Saved entries
──────────────────────────────

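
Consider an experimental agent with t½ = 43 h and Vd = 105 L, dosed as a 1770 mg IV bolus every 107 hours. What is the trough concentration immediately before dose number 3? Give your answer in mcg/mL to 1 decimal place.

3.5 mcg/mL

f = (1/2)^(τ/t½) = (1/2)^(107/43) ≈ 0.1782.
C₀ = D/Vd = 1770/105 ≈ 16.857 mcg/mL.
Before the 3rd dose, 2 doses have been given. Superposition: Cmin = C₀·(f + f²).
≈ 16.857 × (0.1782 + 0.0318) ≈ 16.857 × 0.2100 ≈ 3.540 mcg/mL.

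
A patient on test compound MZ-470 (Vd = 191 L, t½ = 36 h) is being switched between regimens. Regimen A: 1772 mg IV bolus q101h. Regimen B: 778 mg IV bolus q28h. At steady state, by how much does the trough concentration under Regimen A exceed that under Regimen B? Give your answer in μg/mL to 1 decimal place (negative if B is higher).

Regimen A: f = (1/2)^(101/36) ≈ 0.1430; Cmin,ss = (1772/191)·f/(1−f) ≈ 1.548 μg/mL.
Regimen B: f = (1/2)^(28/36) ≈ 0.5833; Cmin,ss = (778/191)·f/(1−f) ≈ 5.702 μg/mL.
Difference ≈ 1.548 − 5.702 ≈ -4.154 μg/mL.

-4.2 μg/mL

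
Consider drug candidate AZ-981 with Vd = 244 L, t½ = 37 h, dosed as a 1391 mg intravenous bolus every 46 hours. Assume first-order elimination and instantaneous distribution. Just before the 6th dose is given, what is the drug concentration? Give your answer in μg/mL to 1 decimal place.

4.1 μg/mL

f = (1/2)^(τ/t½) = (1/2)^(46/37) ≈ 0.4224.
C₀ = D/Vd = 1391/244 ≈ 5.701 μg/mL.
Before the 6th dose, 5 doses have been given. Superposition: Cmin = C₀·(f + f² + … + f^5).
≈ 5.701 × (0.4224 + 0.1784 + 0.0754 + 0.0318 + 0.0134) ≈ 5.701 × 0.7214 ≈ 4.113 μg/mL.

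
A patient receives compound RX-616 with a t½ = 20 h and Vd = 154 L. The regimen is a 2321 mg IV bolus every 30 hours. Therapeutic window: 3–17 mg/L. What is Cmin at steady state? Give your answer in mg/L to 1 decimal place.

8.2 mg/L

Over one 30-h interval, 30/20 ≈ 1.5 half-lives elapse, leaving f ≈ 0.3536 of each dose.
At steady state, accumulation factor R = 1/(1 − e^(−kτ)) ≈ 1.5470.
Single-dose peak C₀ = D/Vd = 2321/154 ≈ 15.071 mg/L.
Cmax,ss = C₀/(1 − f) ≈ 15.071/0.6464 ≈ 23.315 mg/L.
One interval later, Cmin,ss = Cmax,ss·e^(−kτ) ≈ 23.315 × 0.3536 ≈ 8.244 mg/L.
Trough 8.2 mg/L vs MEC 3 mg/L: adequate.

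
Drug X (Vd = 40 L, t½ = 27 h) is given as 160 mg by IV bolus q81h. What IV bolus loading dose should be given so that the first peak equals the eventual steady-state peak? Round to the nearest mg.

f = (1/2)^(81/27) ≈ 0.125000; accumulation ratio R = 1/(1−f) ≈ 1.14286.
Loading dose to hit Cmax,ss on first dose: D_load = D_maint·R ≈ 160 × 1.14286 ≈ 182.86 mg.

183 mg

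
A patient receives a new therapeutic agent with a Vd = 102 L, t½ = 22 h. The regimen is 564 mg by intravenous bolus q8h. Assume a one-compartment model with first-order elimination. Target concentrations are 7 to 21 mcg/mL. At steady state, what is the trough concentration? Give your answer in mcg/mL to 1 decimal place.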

──────────────────────────────

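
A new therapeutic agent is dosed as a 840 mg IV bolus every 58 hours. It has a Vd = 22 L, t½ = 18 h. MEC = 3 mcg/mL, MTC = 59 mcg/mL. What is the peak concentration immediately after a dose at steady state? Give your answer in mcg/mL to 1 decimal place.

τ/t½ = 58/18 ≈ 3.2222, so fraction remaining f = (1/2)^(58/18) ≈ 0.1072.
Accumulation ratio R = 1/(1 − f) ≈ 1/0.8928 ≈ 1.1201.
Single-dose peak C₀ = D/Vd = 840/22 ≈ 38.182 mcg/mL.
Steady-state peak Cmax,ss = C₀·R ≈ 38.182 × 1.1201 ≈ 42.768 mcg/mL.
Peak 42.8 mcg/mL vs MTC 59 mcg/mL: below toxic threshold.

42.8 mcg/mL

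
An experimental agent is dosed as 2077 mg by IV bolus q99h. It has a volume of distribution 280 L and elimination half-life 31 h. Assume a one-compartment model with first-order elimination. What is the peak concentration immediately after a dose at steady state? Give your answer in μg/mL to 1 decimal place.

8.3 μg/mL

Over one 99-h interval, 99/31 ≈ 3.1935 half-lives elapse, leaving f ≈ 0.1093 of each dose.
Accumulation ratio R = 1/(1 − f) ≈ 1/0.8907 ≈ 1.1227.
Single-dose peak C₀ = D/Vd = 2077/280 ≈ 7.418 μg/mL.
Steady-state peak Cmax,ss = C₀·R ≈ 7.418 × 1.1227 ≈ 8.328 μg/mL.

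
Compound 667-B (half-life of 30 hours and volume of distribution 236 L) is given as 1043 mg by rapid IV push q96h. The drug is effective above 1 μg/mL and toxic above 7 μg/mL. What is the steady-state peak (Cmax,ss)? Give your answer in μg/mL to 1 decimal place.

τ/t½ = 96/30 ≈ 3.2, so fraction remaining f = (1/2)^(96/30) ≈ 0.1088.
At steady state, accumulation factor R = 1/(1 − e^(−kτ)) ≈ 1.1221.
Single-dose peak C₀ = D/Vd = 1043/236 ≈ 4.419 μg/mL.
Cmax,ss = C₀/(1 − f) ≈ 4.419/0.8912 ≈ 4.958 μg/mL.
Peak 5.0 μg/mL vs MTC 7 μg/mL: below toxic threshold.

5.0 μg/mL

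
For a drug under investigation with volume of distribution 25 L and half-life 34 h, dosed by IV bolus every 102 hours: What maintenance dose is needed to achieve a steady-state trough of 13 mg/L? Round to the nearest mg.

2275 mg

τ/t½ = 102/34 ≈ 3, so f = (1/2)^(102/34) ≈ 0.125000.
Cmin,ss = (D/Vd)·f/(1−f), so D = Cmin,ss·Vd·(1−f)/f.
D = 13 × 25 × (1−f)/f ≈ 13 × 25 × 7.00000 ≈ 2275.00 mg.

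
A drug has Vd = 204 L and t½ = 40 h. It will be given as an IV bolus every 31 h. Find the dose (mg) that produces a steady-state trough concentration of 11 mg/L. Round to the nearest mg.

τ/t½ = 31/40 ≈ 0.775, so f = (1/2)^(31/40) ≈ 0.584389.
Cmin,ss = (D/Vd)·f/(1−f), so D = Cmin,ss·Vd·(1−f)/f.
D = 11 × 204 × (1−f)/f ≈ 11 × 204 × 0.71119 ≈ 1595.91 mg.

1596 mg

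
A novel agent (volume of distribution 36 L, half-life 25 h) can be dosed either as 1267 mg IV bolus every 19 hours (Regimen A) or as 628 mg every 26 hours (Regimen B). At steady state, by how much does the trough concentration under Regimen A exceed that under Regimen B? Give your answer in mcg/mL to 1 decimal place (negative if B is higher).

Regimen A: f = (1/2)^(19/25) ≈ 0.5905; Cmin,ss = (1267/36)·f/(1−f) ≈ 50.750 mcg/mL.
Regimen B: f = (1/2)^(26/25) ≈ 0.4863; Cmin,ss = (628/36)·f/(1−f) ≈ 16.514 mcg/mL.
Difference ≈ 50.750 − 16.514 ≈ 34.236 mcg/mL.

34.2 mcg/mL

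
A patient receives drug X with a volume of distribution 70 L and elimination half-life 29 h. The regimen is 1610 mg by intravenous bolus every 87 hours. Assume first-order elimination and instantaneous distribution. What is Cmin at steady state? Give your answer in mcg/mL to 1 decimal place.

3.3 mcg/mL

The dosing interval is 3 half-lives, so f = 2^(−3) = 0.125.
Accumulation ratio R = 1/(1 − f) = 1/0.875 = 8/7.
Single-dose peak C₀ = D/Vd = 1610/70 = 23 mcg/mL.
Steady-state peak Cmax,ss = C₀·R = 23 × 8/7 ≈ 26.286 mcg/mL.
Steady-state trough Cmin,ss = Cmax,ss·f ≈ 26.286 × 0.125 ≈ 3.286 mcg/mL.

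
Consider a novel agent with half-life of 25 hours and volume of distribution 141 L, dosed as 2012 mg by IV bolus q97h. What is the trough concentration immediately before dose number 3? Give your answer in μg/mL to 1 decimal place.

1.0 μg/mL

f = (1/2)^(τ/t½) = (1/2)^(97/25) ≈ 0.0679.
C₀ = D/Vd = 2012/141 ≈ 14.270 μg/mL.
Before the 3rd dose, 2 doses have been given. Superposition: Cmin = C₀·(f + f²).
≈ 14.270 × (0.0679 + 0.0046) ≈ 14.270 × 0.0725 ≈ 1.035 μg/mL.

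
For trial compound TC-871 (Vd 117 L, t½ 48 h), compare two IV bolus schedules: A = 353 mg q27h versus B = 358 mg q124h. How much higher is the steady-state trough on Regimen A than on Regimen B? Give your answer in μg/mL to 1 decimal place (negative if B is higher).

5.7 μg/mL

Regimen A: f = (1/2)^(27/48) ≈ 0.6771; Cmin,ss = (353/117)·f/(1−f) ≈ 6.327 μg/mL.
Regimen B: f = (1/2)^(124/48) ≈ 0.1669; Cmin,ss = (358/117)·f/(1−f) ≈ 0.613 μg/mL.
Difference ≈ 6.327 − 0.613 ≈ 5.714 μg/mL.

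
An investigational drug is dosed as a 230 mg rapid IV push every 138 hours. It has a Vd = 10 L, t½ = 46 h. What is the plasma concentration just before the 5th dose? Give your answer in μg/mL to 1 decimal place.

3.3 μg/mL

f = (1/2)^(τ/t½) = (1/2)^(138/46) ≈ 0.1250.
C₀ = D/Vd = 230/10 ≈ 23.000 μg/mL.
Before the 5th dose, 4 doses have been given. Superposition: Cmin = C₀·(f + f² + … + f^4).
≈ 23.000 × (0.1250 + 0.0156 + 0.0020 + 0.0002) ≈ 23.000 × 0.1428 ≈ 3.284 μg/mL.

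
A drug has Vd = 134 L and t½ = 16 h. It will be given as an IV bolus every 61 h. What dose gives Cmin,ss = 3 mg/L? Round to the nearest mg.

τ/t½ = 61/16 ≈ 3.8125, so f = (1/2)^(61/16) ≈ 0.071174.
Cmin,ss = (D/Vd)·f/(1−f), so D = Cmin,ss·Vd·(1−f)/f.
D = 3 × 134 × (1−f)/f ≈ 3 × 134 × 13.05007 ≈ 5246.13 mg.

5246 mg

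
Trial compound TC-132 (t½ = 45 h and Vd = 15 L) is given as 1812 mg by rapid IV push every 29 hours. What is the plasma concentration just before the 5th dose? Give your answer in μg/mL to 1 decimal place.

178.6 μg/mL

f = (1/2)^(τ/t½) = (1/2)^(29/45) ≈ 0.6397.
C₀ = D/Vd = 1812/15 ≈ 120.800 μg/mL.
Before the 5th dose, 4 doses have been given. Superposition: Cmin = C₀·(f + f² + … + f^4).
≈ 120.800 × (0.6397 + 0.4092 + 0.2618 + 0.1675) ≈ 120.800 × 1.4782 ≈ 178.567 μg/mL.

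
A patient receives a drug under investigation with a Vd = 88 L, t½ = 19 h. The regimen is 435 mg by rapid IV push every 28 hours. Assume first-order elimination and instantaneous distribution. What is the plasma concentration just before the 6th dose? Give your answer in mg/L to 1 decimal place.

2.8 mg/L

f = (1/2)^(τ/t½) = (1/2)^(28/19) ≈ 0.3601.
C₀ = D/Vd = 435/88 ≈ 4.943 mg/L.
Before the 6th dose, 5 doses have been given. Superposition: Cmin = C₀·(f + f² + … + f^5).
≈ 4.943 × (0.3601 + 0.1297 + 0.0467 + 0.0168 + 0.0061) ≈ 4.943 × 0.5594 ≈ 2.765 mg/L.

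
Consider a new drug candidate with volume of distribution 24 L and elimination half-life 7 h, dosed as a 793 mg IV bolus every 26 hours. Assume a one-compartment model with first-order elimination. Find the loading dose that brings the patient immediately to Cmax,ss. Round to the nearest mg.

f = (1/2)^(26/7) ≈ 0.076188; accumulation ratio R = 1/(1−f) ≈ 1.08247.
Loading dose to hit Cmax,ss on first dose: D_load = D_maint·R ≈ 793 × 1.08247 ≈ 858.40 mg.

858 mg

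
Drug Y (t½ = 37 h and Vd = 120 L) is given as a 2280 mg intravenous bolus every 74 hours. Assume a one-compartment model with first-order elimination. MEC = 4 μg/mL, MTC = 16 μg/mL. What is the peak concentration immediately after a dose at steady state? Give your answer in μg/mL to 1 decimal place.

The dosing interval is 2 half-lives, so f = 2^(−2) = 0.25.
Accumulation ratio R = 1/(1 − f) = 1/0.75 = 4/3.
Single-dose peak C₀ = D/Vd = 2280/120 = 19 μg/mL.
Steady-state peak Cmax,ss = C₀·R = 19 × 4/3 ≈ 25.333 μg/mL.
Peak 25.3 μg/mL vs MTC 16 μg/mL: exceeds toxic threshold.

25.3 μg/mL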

──────────────────────────────

Work to be completed: In the entries above, find the line holding "Consider drug candidate" and the line holding "A patient receives a new", then retype exactly those two lines and every line between them, and nothing else.

Expected answer:
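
Consider drug candidate AZ-981 with Vd = 244 L, t½ = 37 h, dosed as a 1391 mg intravenous bolus every 46 hours. Assume first-order elimination and instantaneous distribution. Just before the 6th dose is given, what is the drug concentration? Give your answer in μg/mL to 1 decimal place.

4.1 μg/mL

f = (1/2)^(τ/t½) = (1/2)^(46/37) ≈ 0.4224.
C₀ = D/Vd = 1391/244 ≈ 5.701 μg/mL.
Before the 6th dose, 5 doses have been given. Superposition: Cmin = C₀·(f + f² + … + f^5).
≈ 5.701 × (0.4224 + 0.1784 + 0.0754 + 0.0318 + 0.0134) ≈ 5.701 × 0.7214 ≈ 4.113 μg/mL.

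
A patient receives compound RX-616 with a t½ = 20 h and Vd = 154 L. The regimen is a 2321 mg IV bolus every 30 hours. Therapeutic window: 3–17 mg/L. What is Cmin at steady state? Give your answer in mg/L to 1 decimal place.

8.2 mg/L

Over one 30-h interval, 30/20 ≈ 1.5 half-lives elapse, leaving f ≈ 0.3536 of each dose.
At steady state, accumulation factor R = 1/(1 − e^(−kτ)) ≈ 1.5470.
Single-dose peak C₀ = D/Vd = 2321/154 ≈ 15.071 mg/L.
Cmax,ss = C₀/(1 − f) ≈ 15.071/0.6464 ≈ 23.315 mg/L.
One interval later, Cmin,ss = Cmax,ss·e^(−kτ) ≈ 23.315 × 0.3536 ≈ 8.244 mg/L.
Trough 8.2 mg/L vs MEC 3 mg/L: adequate.

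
Drug X (Vd = 40 L, t½ = 27 h) is given as 160 mg by IV bolus q81h. What IV bolus loading dose should be given so that the first peak equals the eventual steady-state peak? Round to the nearest mg.

f = (1/2)^(81/27) ≈ 0.125000; accumulation ratio R = 1/(1−f) ≈ 1.14286.
Loading dose to hit Cmax,ss on first dose: D_load = D_maint·R ≈ 160 × 1.14286 ≈ 182.86 mg.

183 mg

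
A patient receives a new therapeutic agent with a Vd = 102 L, t½ = 22 h. The regimen is 564 mg by intravenous bolus q8h. Assume a one-compartment model with first-order elimination. Target concentrations are 7 to 21 mcg/mL. At steady state, what is the trough concentration? Give your answer in mcg/mL to 1 decimal place.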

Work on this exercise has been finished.